(YOUR ASSIGNMENT): Every entry that follows needs to be repeated exactly.

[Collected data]
##############################
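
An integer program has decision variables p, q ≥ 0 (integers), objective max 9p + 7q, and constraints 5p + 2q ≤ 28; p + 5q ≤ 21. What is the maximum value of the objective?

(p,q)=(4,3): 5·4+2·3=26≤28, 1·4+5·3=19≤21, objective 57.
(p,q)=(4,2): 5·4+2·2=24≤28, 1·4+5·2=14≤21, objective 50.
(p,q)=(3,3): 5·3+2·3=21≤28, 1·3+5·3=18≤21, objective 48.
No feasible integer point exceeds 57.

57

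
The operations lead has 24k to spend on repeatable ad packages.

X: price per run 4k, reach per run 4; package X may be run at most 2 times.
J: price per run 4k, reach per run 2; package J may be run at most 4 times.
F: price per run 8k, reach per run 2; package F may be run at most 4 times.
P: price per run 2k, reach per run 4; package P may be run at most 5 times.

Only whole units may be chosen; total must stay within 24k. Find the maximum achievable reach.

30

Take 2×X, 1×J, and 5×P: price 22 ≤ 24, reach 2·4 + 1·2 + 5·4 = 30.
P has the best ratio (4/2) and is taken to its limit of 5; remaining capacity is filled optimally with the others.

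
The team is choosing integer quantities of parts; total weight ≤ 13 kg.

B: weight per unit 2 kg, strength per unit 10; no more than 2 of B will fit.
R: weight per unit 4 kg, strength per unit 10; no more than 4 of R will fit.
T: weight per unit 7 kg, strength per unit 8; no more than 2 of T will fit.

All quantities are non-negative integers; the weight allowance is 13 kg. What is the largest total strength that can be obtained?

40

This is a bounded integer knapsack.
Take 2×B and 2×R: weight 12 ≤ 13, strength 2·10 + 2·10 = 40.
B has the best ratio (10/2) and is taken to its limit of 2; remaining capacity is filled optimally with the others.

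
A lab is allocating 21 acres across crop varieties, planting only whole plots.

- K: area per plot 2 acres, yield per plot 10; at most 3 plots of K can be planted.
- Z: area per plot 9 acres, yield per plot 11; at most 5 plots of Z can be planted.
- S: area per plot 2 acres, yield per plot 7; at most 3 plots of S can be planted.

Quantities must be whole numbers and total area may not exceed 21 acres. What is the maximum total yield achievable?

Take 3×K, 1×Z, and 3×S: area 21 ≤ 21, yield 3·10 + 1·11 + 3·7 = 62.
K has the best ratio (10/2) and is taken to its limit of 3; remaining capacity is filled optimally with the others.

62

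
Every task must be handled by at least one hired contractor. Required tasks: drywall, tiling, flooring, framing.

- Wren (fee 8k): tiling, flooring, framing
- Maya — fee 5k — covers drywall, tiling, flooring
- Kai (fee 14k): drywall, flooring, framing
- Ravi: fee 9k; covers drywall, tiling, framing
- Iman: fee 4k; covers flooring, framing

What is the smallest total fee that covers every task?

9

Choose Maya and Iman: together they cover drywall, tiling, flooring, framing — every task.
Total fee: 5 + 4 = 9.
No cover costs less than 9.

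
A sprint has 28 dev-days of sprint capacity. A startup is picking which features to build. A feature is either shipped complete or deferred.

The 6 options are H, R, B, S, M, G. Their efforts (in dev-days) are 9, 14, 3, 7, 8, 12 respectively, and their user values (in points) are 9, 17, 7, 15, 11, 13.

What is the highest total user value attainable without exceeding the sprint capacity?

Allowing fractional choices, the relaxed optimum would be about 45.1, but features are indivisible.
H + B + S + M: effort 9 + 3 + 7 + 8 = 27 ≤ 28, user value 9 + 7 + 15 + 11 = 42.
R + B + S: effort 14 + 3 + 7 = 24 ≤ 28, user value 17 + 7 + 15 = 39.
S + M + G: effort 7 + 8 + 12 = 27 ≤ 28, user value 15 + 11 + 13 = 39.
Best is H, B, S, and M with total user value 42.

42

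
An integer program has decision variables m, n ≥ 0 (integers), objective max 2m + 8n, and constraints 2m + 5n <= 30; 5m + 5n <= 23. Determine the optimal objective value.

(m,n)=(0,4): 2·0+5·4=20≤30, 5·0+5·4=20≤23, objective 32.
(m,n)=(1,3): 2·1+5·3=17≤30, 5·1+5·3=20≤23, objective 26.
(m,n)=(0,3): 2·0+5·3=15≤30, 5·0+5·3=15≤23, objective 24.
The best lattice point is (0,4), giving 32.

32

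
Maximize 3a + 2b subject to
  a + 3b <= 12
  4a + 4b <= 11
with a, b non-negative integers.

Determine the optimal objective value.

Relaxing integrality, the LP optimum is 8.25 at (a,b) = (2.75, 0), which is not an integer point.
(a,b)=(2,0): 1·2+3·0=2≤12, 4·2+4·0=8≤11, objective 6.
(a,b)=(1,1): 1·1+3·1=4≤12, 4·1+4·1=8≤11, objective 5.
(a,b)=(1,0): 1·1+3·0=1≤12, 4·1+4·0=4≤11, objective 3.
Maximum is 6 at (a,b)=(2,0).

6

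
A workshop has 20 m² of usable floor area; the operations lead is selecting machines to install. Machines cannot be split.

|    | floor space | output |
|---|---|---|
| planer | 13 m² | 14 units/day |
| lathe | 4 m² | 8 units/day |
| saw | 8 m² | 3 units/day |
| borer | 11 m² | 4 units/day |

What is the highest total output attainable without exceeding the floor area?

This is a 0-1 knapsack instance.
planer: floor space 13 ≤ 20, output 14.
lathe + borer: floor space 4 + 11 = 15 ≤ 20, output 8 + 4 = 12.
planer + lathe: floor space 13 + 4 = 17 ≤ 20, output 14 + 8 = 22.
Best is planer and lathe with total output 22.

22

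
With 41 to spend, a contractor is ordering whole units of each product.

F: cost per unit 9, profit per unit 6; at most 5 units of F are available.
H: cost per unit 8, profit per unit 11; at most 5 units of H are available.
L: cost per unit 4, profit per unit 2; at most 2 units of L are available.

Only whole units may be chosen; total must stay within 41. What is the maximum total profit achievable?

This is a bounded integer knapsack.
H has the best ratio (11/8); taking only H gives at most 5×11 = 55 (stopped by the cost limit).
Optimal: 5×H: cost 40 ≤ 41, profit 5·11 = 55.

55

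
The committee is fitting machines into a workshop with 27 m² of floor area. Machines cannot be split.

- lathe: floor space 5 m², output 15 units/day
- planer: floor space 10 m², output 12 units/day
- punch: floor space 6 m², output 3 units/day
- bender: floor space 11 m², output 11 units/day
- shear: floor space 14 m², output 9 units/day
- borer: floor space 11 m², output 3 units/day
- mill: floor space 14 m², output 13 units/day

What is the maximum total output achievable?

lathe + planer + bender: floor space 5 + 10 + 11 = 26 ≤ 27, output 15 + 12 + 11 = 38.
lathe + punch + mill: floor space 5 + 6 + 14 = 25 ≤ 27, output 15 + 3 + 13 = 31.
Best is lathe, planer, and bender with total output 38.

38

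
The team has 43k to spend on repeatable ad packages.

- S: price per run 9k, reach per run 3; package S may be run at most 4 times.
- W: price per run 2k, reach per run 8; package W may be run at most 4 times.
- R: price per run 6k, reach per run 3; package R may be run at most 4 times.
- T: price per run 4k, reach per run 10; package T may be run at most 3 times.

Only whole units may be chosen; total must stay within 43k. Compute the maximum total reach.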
##############################
(ANSWER SECTION):
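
An integer program has decision variables p, q ≥ 0 (integers), objective max 9p + 7q, and constraints 5p + 2q ≤ 28; p + 5q ≤ 21. What is the maximum value of the objective?

(p,q)=(4,3): 5·4+2·3=26≤28, 1·4+5·3=19≤21, objective 57.
(p,q)=(4,2): 5·4+2·2=24≤28, 1·4+5·2=14≤21, objective 50.
(p,q)=(3,3): 5·3+2·3=21≤28, 1·3+5·3=18≤21, objective 48.
No feasible integer point exceeds 57.

57

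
The operations lead has 24k to spend on repeatable ad packages.

X: price per run 4k, reach per run 4; package X may be run at most 2 times.
J: price per run 4k, reach per run 2; package J may be run at most 4 times.
F: price per run 8k, reach per run 2; package F may be run at most 4 times.
P: price per run 2k, reach per run 4; package P may be run at most 5 times.

Only whole units may be chosen; total must stay within 24k. Find the maximum achievable reach.

30

Take 2×X, 1×J, and 5×P: price 22 ≤ 24, reach 2·4 + 1·2 + 5·4 = 30.
P has the best ratio (4/2) and is taken to its limit of 5; remaining capacity is filled optimally with the others.

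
The team is choosing integer quantities of parts; total weight ≤ 13 kg.

B: weight per unit 2 kg, strength per unit 10; no more than 2 of B will fit.
R: weight per unit 4 kg, strength per unit 10; no more than 4 of R will fit.
T: weight per unit 7 kg, strength per unit 8; no more than 2 of T will fit.

All quantities are non-negative integers; the weight allowance is 13 kg. What is the largest total strength that can be obtained?

40

This is a bounded integer knapsack.
Take 2×B and 2×R: weight 12 ≤ 13, strength 2·10 + 2·10 = 40.
B has the best ratio (10/2) and is taken to its limit of 2; remaining capacity is filled optimally with the others.

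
A lab is allocating 21 acres across crop varieties, planting only whole plots.

- K: area per plot 2 acres, yield per plot 10; at most 3 plots of K can be planted.
- Z: area per plot 9 acres, yield per plot 11; at most 5 plots of Z can be planted.
- S: area per plot 2 acres, yield per plot 7; at most 3 plots of S can be planted.

Quantities must be whole numbers and total area may not exceed 21 acres. What is the maximum total yield achievable?

Take 3×K, 1×Z, and 3×S: area 21 ≤ 21, yield 3·10 + 1·11 + 3·7 = 62.
K has the best ratio (10/2) and is taken to its limit of 3; remaining capacity is filled optimally with the others.

62

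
Every task must be handled by at least one hired contractor. Required tasks: drywall, tiling, flooring, framing.

- Wren (fee 8k): tiling, flooring, framing
- Maya — fee 5k — covers drywall, tiling, flooring
- Kai (fee 14k): drywall, flooring, framing
- Ravi: fee 9k; covers drywall, tiling, framing
- Iman: fee 4k; covers flooring, framing

What is the smallest total fee that covers every task?

9

Choose Maya and Iman: together they cover drywall, tiling, flooring, framing — every task.
Total fee: 5 + 4 = 9.
No cover costs less than 9.

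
A sprint has 28 dev-days of sprint capacity. A startup is picking which features to build. A feature is either shipped complete or deferred.

The 6 options are H, R, B, S, M, G. Their efforts (in dev-days) are 9, 14, 3, 7, 8, 12 respectively, and their user values (in points) are 9, 17, 7, 15, 11, 13.

What is the highest total user value attainable without exceeding the sprint capacity?

Allowing fractional choices, the relaxed optimum would be about 45.1, but features are indivisible.
H + B + S + M: effort 9 + 3 + 7 + 8 = 27 ≤ 28, user value 9 + 7 + 15 + 11 = 42.
R + B + S: effort 14 + 3 + 7 = 24 ≤ 28, user value 17 + 7 + 15 = 39.
S + M + G: effort 7 + 8 + 12 = 27 ≤ 28, user value 15 + 11 + 13 = 39.
Best is H, B, S, and M with total user value 42.

42

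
An integer program has decision variables m, n ≥ 0 (integers), objective max 2m + 8n, and constraints 2m + 5n <= 30; 5m + 5n <= 23. Determine the optimal objective value.

(m,n)=(0,4): 2·0+5·4=20≤30, 5·0+5·4=20≤23, objective 32.
(m,n)=(1,3): 2·1+5·3=17≤30, 5·1+5·3=20≤23, objective 26.
(m,n)=(0,3): 2·0+5·3=15≤30, 5·0+5·3=15≤23, objective 24.
The best lattice point is (0,4), giving 32.

32

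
Maximize 3a + 2b subject to
  a + 3b <= 12
  4a + 4b <= 11
with a, b non-negative integers.

Determine the optimal objective value.

Relaxing integrality, the LP optimum is 8.25 at (a,b) = (2.75, 0), which is not an integer point.
(a,b)=(2,0): 1·2+3·0=2≤12, 4·2+4·0=8≤11, objective 6.
(a,b)=(1,1): 1·1+3·1=4≤12, 4·1+4·1=8≤11, objective 5.
(a,b)=(1,0): 1·1+3·0=1≤12, 4·1+4·0=4≤11, objective 3.
Maximum is 6 at (a,b)=(2,0).

6

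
A workshop has 20 m² of usable floor area; the operations lead is selecting machines to install. Machines cannot be split.

|    | floor space | output |
|---|---|---|
| planer | 13 m² | 14 units/day |
| lathe | 4 m² | 8 units/day |
| saw | 8 m² | 3 units/day |
| borer | 11 m² | 4 units/day |

What is the highest total output attainable without exceeding the floor area?

This is a 0-1 knapsack instance.
planer: floor space 13 ≤ 20, output 14.
lathe + borer: floor space 4 + 11 = 15 ≤ 20, output 8 + 4 = 12.
planer + lathe: floor space 13 + 4 = 17 ≤ 20, output 14 + 8 = 22.
Best is planer and lathe with total output 22.

22

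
With 41 to spend, a contractor is ordering whole units of each product.

F: cost per unit 9, profit per unit 6; at most 5 units of F are available.
H: cost per unit 8, profit per unit 11; at most 5 units of H are available.
L: cost per unit 4, profit per unit 2; at most 2 units of L are available.

Only whole units may be chosen; total must stay within 41. What is the maximum total profit achievable?

This is a bounded integer knapsack.
H has the best ratio (11/8); taking only H gives at most 5×11 = 55 (stopped by the cost limit).
Optimal: 5×H: cost 40 ≤ 41, profit 5·11 = 55.

55

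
The committee is fitting machines into a workshop with 27 m² of floor area. Machines cannot be split.

- lathe: floor space 5 m², output 15 units/day
- planer: floor space 10 m², output 12 units/day
- punch: floor space 6 m², output 3 units/day
- bender: floor space 11 m², output 11 units/day
- shear: floor space 14 m², output 9 units/day
- borer: floor space 11 m², output 3 units/day
- mill: floor space 14 m², output 13 units/day

What is the maximum total output achievable?

lathe + planer + bender: floor space 5 + 10 + 11 = 26 ≤ 27, output 15 + 12 + 11 = 38.
lathe + punch + mill: floor space 5 + 6 + 14 = 25 ≤ 27, output 15 + 3 + 13 = 31.
Best is lathe, planer, and bender with total output 38.

38

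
The team has 43k to spend on repeatable ad packages.

- S: price per run 9k, reach per run 3; package S may be run at most 4 times.
- W: price per run 2k, reach per run 8; package W may be run at most 4 times.
- R: price per run 6k, reach per run 3; package R may be run at most 4 times.
- T: price per run 4k, reach per run 10; package T may be run at most 3 times.

Only whole units may be chosen; total must stay within 43k. Compute the maximum total reach.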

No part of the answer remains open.